### INPUT DATA

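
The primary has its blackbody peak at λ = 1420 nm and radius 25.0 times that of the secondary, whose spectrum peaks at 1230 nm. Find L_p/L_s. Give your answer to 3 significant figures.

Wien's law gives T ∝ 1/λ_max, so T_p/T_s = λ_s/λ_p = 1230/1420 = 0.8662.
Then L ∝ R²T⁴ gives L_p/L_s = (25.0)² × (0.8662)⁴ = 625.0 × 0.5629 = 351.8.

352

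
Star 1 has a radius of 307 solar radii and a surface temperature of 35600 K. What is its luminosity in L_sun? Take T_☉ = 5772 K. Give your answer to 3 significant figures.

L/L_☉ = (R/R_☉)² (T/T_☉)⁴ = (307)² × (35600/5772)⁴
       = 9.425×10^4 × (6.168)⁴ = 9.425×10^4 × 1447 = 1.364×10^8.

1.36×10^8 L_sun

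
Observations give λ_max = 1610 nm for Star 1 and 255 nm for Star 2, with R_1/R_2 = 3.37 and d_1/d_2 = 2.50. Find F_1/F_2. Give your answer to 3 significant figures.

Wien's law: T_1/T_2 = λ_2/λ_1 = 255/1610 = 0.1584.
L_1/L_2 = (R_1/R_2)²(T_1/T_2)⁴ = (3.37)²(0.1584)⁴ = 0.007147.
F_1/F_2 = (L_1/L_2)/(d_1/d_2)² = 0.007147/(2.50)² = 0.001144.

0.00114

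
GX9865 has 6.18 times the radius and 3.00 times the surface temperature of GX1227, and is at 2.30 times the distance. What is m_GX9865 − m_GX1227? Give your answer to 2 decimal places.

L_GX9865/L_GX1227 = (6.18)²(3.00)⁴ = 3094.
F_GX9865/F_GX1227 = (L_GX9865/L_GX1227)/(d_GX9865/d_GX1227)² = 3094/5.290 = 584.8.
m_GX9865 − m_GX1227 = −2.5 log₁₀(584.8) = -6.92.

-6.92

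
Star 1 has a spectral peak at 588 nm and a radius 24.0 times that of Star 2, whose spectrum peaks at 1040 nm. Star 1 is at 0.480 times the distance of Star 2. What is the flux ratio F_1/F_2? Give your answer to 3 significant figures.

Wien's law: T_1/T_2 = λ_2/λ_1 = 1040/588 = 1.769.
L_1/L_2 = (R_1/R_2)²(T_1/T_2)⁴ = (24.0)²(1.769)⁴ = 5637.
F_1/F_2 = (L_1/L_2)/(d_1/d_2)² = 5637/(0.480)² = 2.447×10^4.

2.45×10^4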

######

# TASK
Set down all of the data above again, exactly.

# SOLUTION TO THE EXERCISE
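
The primary has its blackbody peak at λ = 1420 nm and radius 25.0 times that of the secondary, whose spectrum peaks at 1230 nm. Find L_p/L_s. Give your answer to 3 significant figures.

Wien's law gives T ∝ 1/λ_max, so T_p/T_s = λ_s/λ_p = 1230/1420 = 0.8662.
Then L ∝ R²T⁴ gives L_p/L_s = (25.0)² × (0.8662)⁴ = 625.0 × 0.5629 = 351.8.

352

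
Star 1 has a radius of 307 solar radii and a surface temperature of 35600 K. What is its luminosity in L_sun? Take T_☉ = 5772 K. Give your answer to 3 significant figures.

L/L_☉ = (R/R_☉)² (T/T_☉)⁴ = (307)² × (35600/5772)⁴
       = 9.425×10^4 × (6.168)⁴ = 9.425×10^4 × 1447 = 1.364×10^8.

1.36×10^8 L_sun

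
Observations give λ_max = 1610 nm for Star 1 and 255 nm for Star 2, with R_1/R_2 = 3.37 and d_1/d_2 = 2.50. Find F_1/F_2. Give your answer to 3 significant figures.

Wien's law: T_1/T_2 = λ_2/λ_1 = 255/1610 = 0.1584.
L_1/L_2 = (R_1/R_2)²(T_1/T_2)⁴ = (3.37)²(0.1584)⁴ = 0.007147.
F_1/F_2 = (L_1/L_2)/(d_1/d_2)² = 0.007147/(2.50)² = 0.001144.

0.00114

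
GX9865 has 6.18 times the radius and 3.00 times the surface temperature of GX1227, and is at 2.30 times the distance. What is m_GX9865 − m_GX1227? Give your answer to 2 decimal places.

L_GX9865/L_GX1227 = (6.18)²(3.00)⁴ = 3094.
F_GX9865/F_GX1227 = (L_GX9865/L_GX1227)/(d_GX9865/d_GX1227)² = 3094/5.290 = 584.8.
m_GX9865 − m_GX1227 = −2.5 log₁₀(584.8) = -6.92.

-6.92

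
Star 1 has a spectral peak at 588 nm and a radius 24.0 times that of Star 2, whose spectrum peaks at 1040 nm. Star 1 is at 0.480 times the distance of Star 2. What is the flux ratio F_1/F_2? Give your answer to 3 significant figures.

Wien's law: T_1/T_2 = λ_2/λ_1 = 1040/588 = 1.769.
L_1/L_2 = (R_1/R_2)²(T_1/T_2)⁴ = (24.0)²(1.769)⁴ = 5637.
F_1/F_2 = (L_1/L_2)/(d_1/d_2)² = 5637/(0.480)² = 2.447×10^4.

2.45×10^4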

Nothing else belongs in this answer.